INSTRUCTIONS TO FOLLOW - Within the listing below, show every line that contains the word "slots".

===== DATA FOR THIS EXERCISE

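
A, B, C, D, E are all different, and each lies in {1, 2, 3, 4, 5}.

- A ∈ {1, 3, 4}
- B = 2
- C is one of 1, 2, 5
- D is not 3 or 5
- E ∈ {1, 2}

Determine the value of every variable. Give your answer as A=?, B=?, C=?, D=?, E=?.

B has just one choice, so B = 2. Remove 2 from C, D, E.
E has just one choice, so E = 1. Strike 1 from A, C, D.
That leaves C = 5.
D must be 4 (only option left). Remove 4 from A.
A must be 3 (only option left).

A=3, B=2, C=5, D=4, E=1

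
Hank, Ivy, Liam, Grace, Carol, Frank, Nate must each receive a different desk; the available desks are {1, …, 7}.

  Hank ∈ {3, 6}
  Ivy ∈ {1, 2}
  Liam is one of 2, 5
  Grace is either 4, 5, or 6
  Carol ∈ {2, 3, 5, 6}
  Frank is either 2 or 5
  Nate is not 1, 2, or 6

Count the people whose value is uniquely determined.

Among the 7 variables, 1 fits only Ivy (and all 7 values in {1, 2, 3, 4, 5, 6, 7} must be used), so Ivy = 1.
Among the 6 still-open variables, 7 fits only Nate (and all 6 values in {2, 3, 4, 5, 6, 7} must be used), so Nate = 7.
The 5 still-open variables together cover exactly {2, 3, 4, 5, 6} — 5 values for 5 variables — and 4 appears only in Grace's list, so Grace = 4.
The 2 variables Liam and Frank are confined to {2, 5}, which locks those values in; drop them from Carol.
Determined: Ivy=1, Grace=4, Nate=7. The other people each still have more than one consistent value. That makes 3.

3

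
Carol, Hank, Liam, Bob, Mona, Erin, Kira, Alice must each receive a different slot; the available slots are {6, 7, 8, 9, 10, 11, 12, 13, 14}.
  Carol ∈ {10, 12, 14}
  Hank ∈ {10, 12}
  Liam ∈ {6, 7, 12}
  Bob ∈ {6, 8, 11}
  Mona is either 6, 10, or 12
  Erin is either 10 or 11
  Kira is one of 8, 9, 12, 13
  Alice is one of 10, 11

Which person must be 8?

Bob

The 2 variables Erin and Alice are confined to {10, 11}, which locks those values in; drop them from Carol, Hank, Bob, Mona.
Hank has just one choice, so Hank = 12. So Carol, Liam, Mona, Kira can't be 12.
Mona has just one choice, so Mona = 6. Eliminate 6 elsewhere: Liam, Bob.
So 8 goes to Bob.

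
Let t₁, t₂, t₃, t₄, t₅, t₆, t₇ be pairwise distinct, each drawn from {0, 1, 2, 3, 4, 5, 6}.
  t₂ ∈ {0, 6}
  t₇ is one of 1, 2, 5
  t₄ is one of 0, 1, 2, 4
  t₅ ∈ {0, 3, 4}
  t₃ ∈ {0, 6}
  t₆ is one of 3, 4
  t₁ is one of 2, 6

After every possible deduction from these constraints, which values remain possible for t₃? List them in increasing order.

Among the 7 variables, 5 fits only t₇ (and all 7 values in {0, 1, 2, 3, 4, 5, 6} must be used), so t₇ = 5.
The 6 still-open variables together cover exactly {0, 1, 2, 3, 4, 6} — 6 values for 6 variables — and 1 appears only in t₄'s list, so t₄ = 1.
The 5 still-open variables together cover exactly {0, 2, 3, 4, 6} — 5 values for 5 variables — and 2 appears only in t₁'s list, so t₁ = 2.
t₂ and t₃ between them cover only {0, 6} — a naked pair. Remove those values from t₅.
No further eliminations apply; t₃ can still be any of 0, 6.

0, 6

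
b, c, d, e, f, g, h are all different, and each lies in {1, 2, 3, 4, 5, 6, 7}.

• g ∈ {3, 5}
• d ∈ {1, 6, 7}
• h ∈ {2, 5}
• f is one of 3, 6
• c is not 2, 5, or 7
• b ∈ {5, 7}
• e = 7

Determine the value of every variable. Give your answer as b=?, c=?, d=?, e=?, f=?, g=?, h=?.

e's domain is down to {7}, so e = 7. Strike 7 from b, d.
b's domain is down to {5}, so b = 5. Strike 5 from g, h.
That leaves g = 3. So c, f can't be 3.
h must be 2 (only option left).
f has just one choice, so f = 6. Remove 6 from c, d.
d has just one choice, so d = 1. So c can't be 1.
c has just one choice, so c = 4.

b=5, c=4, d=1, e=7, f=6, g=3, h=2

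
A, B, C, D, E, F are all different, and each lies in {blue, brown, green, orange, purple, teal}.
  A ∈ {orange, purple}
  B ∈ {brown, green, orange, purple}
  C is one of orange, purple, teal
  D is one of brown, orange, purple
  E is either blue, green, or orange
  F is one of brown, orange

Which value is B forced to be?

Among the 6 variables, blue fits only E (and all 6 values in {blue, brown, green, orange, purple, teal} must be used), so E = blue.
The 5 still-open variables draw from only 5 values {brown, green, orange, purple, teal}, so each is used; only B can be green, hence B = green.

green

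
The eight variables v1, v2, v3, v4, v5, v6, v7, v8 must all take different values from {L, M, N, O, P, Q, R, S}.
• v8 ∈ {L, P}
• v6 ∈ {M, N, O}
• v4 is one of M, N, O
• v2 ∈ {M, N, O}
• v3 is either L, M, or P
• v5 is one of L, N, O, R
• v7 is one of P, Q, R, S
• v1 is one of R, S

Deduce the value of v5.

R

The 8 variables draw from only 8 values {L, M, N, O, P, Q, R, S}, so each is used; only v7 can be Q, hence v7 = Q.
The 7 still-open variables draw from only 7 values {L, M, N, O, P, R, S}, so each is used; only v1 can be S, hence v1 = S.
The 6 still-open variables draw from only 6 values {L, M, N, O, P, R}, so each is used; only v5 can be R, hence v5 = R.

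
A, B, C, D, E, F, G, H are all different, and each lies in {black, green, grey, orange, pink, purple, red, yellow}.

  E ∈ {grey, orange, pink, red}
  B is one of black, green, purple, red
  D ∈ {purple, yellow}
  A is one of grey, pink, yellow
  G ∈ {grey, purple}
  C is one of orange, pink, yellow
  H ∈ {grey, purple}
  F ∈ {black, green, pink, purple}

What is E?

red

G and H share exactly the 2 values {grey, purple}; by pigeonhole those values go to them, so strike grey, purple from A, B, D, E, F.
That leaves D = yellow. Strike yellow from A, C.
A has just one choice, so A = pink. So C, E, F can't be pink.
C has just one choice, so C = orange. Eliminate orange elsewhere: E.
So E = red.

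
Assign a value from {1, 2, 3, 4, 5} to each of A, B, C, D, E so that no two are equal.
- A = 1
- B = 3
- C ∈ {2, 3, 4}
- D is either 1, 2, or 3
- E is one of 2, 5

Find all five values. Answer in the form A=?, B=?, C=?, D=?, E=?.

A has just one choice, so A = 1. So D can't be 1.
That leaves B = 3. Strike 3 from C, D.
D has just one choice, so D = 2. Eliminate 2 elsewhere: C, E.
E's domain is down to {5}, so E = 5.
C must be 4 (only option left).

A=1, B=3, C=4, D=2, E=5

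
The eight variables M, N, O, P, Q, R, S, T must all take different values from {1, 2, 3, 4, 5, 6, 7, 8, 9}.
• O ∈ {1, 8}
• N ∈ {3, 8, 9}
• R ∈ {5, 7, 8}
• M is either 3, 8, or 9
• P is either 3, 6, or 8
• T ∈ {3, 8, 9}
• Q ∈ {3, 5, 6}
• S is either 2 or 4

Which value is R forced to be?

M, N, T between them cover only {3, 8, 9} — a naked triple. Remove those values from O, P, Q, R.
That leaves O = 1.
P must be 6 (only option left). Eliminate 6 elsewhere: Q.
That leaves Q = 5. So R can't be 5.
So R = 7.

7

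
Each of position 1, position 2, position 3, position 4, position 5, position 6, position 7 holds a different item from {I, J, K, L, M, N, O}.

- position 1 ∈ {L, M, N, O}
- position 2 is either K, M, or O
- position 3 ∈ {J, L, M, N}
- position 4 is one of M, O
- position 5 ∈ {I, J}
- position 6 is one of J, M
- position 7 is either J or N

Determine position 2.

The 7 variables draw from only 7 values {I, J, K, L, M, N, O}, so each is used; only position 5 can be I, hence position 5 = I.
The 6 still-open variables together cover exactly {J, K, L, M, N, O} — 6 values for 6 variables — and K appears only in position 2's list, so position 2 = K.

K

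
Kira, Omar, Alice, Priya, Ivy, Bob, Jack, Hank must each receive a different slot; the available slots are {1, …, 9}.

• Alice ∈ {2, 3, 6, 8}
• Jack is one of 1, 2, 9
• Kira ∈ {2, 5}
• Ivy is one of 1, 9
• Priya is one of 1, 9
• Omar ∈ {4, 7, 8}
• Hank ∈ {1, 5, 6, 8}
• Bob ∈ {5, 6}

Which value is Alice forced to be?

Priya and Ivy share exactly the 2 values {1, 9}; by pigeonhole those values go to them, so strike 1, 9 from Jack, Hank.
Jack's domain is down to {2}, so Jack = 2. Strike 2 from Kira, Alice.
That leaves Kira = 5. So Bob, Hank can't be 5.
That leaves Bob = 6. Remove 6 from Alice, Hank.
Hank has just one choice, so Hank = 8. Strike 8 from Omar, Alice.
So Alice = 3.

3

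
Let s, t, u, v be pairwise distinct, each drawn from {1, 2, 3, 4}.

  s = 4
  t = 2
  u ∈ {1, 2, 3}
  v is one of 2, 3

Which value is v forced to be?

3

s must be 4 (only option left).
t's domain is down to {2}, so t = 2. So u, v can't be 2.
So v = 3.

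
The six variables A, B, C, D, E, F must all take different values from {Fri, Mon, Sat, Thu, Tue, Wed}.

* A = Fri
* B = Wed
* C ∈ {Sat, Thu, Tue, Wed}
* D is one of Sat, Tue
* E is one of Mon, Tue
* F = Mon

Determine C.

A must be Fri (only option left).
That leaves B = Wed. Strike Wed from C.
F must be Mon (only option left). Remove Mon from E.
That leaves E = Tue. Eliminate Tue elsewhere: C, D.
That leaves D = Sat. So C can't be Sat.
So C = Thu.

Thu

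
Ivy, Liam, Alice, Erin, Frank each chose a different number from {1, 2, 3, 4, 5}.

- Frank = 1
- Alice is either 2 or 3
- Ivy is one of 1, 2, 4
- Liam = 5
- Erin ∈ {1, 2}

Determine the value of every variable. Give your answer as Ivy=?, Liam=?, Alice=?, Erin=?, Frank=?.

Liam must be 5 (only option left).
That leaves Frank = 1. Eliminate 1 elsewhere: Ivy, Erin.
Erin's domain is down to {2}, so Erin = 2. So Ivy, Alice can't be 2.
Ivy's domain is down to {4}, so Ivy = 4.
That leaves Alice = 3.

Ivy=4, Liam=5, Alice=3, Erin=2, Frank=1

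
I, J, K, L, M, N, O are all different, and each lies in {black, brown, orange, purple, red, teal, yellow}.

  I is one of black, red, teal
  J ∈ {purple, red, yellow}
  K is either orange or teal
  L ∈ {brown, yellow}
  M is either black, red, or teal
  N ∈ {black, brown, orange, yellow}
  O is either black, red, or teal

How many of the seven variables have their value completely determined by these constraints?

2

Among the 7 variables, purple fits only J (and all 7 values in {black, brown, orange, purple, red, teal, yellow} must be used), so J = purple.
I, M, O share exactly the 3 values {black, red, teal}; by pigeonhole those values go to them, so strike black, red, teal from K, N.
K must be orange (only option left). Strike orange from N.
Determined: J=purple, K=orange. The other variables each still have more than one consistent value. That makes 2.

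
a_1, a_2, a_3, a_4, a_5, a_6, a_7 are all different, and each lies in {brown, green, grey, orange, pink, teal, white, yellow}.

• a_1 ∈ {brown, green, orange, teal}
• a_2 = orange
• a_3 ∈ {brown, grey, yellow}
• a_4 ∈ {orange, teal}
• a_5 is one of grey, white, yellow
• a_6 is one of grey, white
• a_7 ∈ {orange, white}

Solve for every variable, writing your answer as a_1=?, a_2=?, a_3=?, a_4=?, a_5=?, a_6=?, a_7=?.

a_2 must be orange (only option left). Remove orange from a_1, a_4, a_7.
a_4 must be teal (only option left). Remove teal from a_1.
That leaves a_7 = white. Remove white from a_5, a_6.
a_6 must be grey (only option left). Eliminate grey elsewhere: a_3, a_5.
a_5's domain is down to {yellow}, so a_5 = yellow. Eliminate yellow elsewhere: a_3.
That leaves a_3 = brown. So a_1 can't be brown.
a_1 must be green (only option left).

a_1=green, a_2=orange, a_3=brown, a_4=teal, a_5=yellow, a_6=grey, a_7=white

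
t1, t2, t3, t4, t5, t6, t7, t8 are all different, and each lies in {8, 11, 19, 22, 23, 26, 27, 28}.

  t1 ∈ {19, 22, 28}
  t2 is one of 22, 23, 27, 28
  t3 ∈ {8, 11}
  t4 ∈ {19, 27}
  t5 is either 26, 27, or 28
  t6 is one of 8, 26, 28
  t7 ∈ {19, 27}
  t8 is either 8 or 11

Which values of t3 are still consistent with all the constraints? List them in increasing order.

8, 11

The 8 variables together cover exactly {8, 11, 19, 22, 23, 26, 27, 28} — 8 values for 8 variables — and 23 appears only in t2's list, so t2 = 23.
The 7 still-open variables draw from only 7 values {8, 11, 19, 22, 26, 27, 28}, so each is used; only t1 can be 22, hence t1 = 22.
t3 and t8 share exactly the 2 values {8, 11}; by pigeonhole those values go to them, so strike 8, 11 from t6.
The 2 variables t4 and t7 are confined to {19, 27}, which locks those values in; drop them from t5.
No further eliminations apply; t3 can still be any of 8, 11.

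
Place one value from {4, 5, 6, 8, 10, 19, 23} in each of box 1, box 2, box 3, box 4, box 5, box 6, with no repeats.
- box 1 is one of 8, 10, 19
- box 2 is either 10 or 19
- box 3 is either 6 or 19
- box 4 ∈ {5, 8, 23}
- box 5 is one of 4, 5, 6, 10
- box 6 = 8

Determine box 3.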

==========

ANSWER SECTION -
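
Carol, Hank, Liam, Bob, Mona, Erin, Kira, Alice must each receive a different slot; the available slots are {6, 7, 8, 9, 10, 11, 12, 13, 14}.
Kira, Omar, Alice, Priya, Ivy, Bob, Jack, Hank must each receive a different slot; the available slots are {1, …, 9}.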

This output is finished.